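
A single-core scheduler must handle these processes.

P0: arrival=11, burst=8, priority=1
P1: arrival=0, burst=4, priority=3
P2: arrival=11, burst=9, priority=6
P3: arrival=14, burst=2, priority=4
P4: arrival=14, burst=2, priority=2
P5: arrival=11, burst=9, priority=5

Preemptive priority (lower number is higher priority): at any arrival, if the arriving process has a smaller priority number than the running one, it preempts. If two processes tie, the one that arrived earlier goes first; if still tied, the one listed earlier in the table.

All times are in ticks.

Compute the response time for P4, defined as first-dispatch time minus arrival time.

5

Schedule: | P1 0-4 | idle 4-11 | P0 11-19 | P4 19-21 | P3 21-23 | P5 23-32 | P2 32-41 |
Completion: P0=19  P1=4  P2=41  P3=23  P4=21  P5=32
Response(P4) = first start − arrival = 19 − 14 = 5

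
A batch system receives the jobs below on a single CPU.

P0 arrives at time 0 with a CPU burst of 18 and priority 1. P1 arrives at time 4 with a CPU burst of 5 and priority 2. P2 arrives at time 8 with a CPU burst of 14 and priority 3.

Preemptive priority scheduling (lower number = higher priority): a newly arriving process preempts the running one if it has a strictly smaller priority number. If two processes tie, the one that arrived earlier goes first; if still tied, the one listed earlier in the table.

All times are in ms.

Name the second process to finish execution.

Schedule: | P0 0-18 | P1 18-23 | P2 23-37 |
Completion: P0=18  P1=23  P2=37
Turnaround (C−A): P0=18  P1=19  P2=29
Finish order: P0 → P1 → P2

P1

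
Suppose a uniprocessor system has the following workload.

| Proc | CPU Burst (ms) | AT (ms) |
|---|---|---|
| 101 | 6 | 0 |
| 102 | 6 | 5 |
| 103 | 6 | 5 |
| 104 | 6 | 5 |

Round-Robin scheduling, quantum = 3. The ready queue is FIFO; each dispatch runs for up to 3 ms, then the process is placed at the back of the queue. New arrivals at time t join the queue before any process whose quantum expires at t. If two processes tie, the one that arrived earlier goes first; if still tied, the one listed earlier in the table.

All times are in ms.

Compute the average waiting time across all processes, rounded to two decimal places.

Timeline: | 101 0-6 | 102 6-9 | 103 9-12 | 104 12-15 | 102 15-18 | 103 18-21 | 104 21-24 |
Completion: 101=6  102=18  103=21  104=24
Turnaround (C−A): 101=6  102=13  103=16  104=19
Waiting times: 101=0, 102=7, 103=10, 104=13
Average waiting = (0+7+10+13) / 4 = 30/4 = 7.50

7.50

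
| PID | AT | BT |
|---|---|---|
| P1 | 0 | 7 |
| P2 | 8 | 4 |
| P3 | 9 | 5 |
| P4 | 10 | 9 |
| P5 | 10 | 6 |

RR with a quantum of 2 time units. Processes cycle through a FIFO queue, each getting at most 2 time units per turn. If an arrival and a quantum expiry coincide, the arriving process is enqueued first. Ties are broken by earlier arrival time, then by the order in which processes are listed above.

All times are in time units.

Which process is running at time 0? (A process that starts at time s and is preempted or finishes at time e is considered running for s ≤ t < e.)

P1

Gantt: | P1 0-7 | idle 7-8 | P2 8-10 | P3 10-12 | P4 12-14 | P5 14-16 | P2 16-18 | P3 18-20 | P4 20-22 | P5 22-24 | P3 24-25 | P4 25-27 | P5 27-29 | P4 29-32 |
Completion: P1=7  P2=18  P3=25  P4=32  P5=29
Turnaround (C−A): P1=7  P2=10  P3=16  P4=22  P5=19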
-----
● TRY IT
Tally the lines of the preceding listing in which the word "number" appears; state nothing but the total.

● ANSWER SPACE
2